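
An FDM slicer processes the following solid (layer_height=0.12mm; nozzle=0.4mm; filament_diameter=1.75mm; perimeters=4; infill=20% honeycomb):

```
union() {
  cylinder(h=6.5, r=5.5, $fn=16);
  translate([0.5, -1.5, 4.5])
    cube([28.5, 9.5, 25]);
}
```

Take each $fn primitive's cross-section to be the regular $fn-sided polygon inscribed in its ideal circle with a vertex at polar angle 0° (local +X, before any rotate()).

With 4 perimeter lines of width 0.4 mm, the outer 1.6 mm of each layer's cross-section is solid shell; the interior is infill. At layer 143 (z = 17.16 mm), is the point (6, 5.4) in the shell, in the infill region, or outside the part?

infill

At z = 17.16 mm: the cylinder is not intersected at this z (z outside [0, 6.5]); the cube at (0.5, -1.5) (footprint 28.5×9.5) is included at this height; Merging all regions: only the 28.5×9.5 cube at (0.5, -1.5) is present, so the union is just that shape — 1 connected region. Overall, the cross-section is a single solid region. The nearest boundary edge runs (29.00, 8.00)→(0.50, 8.00); distance from the point to it = 2.60 mm. The point is inside the cross-section and 2.60 mm from the nearest boundary — more than the 1.6 mm shell width (4 × 0.4), so it's in the infill interior.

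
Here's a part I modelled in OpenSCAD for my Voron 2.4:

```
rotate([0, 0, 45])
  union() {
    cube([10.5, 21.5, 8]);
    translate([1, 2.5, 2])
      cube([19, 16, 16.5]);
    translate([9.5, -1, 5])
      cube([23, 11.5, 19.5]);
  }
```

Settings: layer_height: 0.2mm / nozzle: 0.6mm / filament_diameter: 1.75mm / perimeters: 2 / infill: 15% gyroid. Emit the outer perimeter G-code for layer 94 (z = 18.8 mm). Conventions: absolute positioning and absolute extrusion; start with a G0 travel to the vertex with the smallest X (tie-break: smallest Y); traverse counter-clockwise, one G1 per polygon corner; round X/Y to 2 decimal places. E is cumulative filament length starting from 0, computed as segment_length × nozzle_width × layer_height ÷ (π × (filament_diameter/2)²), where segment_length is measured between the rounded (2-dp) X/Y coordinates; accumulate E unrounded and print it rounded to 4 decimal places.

At z = 18.8 mm: the cube is absent (z outside [0, 8]); the cube at (1, 2.5) is not intersected at this z (z outside [2, 18.5]); the 23×11.5 cube at (9.5, -1) contributes its full rectangle; Combining (union): only the 23×11.5 cube at (9.5, -1) is present, so the union is just that shape — 1 connected region; (whole slice rotated 45° about Z — lengths, areas and connectivity unchanged). The outline is a single polygon with 4 vertices. Extrusion per mm of travel: 0.6 × 0.2 / (π × 0.875²) = 0.049890. Accumulating E over each segment gives final E = 3.4431.

G0 X-0.71 Y14.14 Z18.80
G1 X7.42 Y6.01 E0.5736
G1 X23.69 Y22.27 E1.7212
G1 X15.56 Y30.41 E2.2952
G1 X-0.71 Y14.14 E3.4431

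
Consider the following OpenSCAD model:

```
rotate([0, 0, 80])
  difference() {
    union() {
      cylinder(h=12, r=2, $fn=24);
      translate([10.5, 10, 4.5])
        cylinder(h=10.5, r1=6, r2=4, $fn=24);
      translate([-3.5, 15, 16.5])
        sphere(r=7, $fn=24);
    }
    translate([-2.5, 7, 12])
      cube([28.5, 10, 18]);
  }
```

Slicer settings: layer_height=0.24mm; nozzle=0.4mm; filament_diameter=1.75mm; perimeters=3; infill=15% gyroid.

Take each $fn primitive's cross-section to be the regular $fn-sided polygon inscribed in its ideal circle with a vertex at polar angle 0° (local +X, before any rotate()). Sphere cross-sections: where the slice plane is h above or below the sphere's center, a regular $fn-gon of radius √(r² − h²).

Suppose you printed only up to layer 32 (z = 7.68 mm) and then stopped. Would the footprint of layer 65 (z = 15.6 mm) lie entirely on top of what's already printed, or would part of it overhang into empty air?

part overhangs

Compare the two slices. At z = 7.68: the cylinder: section is a regular 24-gon, circumradius r=2 (area = (24/2)·2.000²·sin(360°/24) = 12.42 mm²); the cone at (10.5, 10) contributes a regular 24-gon of circumradius 5.394 (interpolated between r1=6 and r2=4 at t=0.303) (area = (24/2)·5.394²·sin(360°/24) = 90.37 mm²); the sphere at (-3.5, 15) is absent (|z−center|=8.820 > r=7); Taking the union: the 2 present regions are separate (no shared area or edge), so areas and boundary lengths simply add and each stays a separate island — area = 102.80 mm²; the cube at (-2.5, 7) is absent (z outside [12, 30]); After the difference (first − rest): none of the subtracted shapes is present at this height, so the result so far is unchanged — area = 102.80 mm²; (rotated 80° about Z; rotation is an isometry so areas/perimeters/island counts are preserved). At z = 15.6: the cylinder is absent (z outside [0, 12]); the cone at (10.5, 10) does not reach this height (z outside [4.5, 15]); the sphere at (-3.5, 15): section is a regular 24-gon, circumradius = √(r²−h²) = √(7²−0.9²) = 6.942 (area = (24/2)·6.942²·sin(360°/24) = 149.67 mm²); Taking the union: only the r=7 sphere at (-3.5, 15) is present, so the union is just that shape — area = 149.67 mm²; the cube at (-2.5, 7) (footprint 28.5×10) is included at this height (area 285.00 mm²); After the difference (first − rest): starting from that combined region (149.67 mm²), the 28.5×10 cube at (-2.5, 7) partially overlaps it — only the 42.16 mm² overlap (of its 285.00 mm²) is removed, clipping the outline — area = 107.51 mm²; (whole slice rotated 80° about Z — lengths, areas and connectivity unchanged). Checking containment: at z = 15.6 the cross-section extends beyond the z = 7.68 cross-section by about 107.51 mm².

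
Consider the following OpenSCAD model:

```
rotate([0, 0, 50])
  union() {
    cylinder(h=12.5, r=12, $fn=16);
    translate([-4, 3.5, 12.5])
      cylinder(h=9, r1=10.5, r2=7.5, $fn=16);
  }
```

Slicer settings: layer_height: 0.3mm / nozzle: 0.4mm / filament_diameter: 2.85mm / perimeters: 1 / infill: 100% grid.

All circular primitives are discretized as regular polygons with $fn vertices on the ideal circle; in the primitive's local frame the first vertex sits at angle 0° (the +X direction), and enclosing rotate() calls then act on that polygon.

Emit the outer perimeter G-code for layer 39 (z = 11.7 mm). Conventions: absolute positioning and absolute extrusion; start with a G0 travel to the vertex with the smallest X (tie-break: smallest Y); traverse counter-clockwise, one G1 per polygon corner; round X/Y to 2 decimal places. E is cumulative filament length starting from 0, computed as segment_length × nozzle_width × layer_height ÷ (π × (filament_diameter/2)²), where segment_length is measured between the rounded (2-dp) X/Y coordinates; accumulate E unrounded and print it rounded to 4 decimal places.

At z = 11.7 mm: the r=12 cylinder contributes a regular 16-gon of circumradius 12; the cone at (-4, 3.5) is not intersected at this z (z outside [12.5, 21.5]); Merging all regions: only the r=12 cylinder is present, so the union is just that shape — 1 connected region; (whole slice rotated 50° about Z — lengths, areas and connectivity unchanged). The outline is a single polygon with 16 vertices. Extrusion per mm of travel: 0.4 × 0.3 / (π × 1.425²) = 0.018811. Accumulating E over each segment gives final E = 1.4087.

G0 X-11.95 Y-1.05 Z11.70
G1 X-10.64 Y-5.54 E0.0880
G1 X-7.71 Y-9.19 E0.1760
G1 X-3.61 Y-11.44 E0.2640
G1 X1.05 Y-11.95 E0.3522
G1 X5.54 Y-10.64 E0.4402
G1 X9.19 Y-7.71 E0.5282
G1 X11.44 Y-3.61 E0.6162
G1 X11.95 Y1.05 E0.7044
G1 X10.64 Y5.54 E0.7923
G1 X7.71 Y9.19 E0.8804
G1 X3.61 Y11.44 E0.9684
G1 X-1.05 Y11.95 E1.0565
G1 X-5.54 Y10.64 E1.1445
G1 X-9.19 Y7.71 E1.2326
G1 X-11.44 Y3.61 E1.3205
G1 X-11.95 Y-1.05 E1.4087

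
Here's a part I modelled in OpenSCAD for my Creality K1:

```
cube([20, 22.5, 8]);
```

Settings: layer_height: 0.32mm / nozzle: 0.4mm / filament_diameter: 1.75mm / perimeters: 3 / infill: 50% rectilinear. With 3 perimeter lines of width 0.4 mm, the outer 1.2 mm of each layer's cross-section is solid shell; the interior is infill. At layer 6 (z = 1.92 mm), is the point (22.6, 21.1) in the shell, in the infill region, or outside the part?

outside

At z = 1.92 mm: the cube (footprint 20×22.5) is included at this height. Overall, the cross-section is a single solid region. The nearest boundary edge runs (20.00, 0.00)→(20.00, 22.50); distance from the point to it = 2.60 mm. The point is not inside any of the regions above, so it lies outside the cross-section (2.60 mm from the nearest boundary).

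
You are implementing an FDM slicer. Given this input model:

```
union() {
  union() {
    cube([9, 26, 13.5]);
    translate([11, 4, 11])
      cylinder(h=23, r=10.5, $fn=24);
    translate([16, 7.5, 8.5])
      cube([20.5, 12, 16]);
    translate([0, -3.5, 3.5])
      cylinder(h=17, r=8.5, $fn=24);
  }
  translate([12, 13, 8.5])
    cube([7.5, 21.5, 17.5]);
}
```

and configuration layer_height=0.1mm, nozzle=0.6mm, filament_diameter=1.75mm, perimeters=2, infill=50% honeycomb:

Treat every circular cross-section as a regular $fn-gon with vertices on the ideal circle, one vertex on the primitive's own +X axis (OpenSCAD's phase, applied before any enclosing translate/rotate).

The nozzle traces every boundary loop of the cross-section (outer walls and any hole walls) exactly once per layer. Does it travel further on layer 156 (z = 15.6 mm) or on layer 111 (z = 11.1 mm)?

Layer 156 (z = 15.6): the cube is not intersected at this z (z outside [0, 13.5]); the r=10.5 cylinder at (11, 4) contributes a regular 24-gon of circumradius 10.5 (perimeter = 2·24·10.500·sin(180°/24) = 65.79 mm); the 20.5×12 cube at (16, 7.5) contributes its full rectangle (perimeter 65.00 mm); the r=8.5 cylinder at (0, -3.5) contributes a regular 24-gon of circumradius 8.5 (perimeter = 2·24·8.500·sin(180°/24) = 53.25 mm); Taking the union: the regions partially overlap (shared area 68.22 mm²), so the edge portions inside another operand are dropped and the merged outline is re-measured after clipping — boundary = 136.20 mm; the cube at (12, 13) (footprint 7.5×21.5) is included at this height (perimeter 58.00 mm); Taking the union: the regions partially overlap (shared area 26.43 mm²), so the edge portions inside another operand are dropped and the merged outline is re-measured after clipping — boundary = 164.82 mm. So its perimeter = 164.82 mm. Layer 111 (z = 11.1): the 9×26 cube contributes its full rectangle (perimeter 70.00 mm); the cylinder at (11, 4): section is a regular 24-gon, circumradius r=10.5 (perimeter = 2·24·10.500·sin(180°/24) = 65.79 mm); the cube at (16, 7.5) (footprint 20.5×12) is included at this height (perimeter 65.00 mm); the r=8.5 cylinder at (0, -3.5) gives a regular 24-gon of circumradius 8.5 (constant along its height) (perimeter = 2·24·8.500·sin(180°/24) = 53.25 mm); Merging all regions: the regions partially overlap (shared area 169.63 mm²), so the edge portions inside another operand are dropped and the merged outline is re-measured after clipping — boundary = 163.83 mm; the cube at (12, 13) (footprint 7.5×21.5) is included at this height (perimeter 58.00 mm); Taking the union: the regions partially overlap (shared area 26.43 mm²), so the edge portions inside another operand are dropped and the merged outline is re-measured after clipping — boundary = 192.45 mm. So its perimeter = 192.45 mm. Layer 111 is larger (192.45 vs 164.82 mm).

layer 111 (z = 11.1 mm)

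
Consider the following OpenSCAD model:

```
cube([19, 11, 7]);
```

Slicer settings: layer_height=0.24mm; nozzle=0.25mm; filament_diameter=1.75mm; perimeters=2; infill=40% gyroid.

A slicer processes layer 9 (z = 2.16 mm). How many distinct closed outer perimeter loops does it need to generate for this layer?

1

At z = 2.16 mm: the 19×11 cube contributes its full rectangle. The result has 1 disconnected region.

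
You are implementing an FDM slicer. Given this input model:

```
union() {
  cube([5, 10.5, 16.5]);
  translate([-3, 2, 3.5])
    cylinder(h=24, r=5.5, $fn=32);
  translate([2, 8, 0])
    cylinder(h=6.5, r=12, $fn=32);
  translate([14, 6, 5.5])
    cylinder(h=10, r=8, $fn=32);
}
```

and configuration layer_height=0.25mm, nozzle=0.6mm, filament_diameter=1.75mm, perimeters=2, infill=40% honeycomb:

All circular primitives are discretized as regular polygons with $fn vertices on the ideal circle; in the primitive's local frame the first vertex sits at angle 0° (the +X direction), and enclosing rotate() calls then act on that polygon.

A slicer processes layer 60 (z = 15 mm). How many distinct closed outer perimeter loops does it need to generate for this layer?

At z = 15 mm: the cube is present — its section is the full 5×10.5 rectangle; the cylinder at (-3, 2): section is a regular 32-gon, circumradius r=5.5; the cylinder at (2, 8) is absent (z outside [0, 6.5]); the r=8 cylinder at (14, 6) contributes a regular 32-gon of circumradius 8; Merging all regions: the regions partially overlap (shared area 12.74 mm²), so overlapping operands fuse into one piece — 2 connected regions. The result has 2 disconnected regions.

2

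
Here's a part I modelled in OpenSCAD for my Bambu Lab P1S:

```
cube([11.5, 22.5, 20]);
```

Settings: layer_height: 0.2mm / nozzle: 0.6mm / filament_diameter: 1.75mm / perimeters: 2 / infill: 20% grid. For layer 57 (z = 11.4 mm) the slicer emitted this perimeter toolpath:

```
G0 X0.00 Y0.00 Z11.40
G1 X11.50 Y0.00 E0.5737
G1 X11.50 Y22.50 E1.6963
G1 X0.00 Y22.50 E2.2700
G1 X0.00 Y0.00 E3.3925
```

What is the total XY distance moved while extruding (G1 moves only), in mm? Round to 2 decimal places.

Sum the Euclidean lengths of each G1 segment: total = 68.00 mm.

68.00 mm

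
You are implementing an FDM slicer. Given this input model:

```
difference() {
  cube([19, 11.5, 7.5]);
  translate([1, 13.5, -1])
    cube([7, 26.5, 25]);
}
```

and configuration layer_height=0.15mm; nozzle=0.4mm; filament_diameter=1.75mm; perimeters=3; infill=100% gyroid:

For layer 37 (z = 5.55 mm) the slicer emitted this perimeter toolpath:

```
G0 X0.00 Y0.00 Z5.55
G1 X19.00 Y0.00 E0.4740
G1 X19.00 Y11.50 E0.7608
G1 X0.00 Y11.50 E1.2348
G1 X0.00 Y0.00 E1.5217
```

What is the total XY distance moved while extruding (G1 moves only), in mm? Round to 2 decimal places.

Sum the Euclidean lengths of each G1 segment: total = 61.00 mm.

61.00 mm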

══════

What to do:
Across the whole listing above, find every line with the string "grid" and copy it.

Task answer:
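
Slicer settings: layer_height: 0.3mm / nozzle: 0.4mm / filament_diameter: 2.85mm / perimeters: 1 / infill: 100% grid.
Settings: layer_height: 0.2mm / nozzle: 0.6mm / filament_diameter: 1.75mm / perimeters: 2 / infill: 20% grid. For layer 57 (z = 11.4 mm) the slicer emitted this perimeter toolpath: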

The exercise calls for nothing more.